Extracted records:
________________________
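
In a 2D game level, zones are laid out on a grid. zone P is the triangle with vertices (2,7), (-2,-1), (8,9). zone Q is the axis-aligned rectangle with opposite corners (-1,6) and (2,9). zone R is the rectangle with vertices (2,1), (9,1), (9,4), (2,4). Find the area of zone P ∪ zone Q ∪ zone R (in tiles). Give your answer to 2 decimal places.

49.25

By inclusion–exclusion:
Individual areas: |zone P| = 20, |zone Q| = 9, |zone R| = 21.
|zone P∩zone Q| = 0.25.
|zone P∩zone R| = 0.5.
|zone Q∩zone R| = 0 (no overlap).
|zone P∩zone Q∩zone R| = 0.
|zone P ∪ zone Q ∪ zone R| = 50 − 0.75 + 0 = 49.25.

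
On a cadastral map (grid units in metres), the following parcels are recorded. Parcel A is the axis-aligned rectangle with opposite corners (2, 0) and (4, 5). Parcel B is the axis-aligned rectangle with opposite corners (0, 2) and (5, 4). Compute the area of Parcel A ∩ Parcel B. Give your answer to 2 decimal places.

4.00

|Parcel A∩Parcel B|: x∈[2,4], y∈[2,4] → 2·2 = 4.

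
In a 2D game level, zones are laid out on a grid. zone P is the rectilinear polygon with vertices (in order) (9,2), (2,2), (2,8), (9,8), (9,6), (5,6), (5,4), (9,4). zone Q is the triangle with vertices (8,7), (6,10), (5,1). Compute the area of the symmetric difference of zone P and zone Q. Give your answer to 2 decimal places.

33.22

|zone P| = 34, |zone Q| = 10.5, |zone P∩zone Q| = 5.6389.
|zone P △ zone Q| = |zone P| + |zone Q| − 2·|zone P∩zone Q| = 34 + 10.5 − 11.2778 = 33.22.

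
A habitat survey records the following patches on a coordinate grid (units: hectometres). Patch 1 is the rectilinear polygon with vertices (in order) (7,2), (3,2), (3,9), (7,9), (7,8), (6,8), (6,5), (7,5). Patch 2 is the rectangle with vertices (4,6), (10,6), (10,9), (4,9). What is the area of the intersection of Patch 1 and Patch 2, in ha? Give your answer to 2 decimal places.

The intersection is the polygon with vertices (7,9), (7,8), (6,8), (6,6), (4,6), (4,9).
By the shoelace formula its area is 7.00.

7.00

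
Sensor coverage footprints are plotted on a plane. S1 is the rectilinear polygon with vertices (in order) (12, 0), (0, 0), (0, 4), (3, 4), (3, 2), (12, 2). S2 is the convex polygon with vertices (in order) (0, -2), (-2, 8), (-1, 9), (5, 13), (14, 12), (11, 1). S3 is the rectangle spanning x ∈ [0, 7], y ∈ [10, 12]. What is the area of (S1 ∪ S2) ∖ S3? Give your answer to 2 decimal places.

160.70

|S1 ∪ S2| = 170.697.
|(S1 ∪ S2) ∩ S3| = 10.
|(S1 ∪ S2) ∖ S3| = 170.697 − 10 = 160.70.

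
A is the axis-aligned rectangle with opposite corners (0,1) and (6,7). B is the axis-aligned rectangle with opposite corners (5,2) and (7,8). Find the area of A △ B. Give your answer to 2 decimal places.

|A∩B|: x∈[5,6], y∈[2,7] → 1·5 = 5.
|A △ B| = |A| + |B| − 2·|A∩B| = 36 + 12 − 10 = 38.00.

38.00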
________________________
Start at the line containing "Sensor coverage footprints". Repeat it and each line after it, word for word, to the end of the records.

§ **REPLY**
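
Sensor coverage footprints are plotted on a plane. S1 is the rectilinear polygon with vertices (in order) (12, 0), (0, 0), (0, 4), (3, 4), (3, 2), (12, 2). S2 is the convex polygon with vertices (in order) (0, -2), (-2, 8), (-1, 9), (5, 13), (14, 12), (11, 1). S3 is the rectangle spanning x ∈ [0, 7], y ∈ [10, 12]. What is the area of (S1 ∪ S2) ∖ S3? Give your answer to 2 decimal places.

160.70

|S1 ∪ S2| = 170.697.
|(S1 ∪ S2) ∩ S3| = 10.
|(S1 ∪ S2) ∖ S3| = 170.697 − 10 = 160.70.

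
A is the axis-aligned rectangle with opposite corners (0,1) and (6,7). B is the axis-aligned rectangle with opposite corners (5,2) and (7,8). Find the area of A △ B. Give your answer to 2 decimal places.

|A∩B|: x∈[5,6], y∈[2,7] → 1·5 = 5.
|A △ B| = |A| + |B| − 2·|A∩B| = 36 + 12 − 10 = 38.00.

38.00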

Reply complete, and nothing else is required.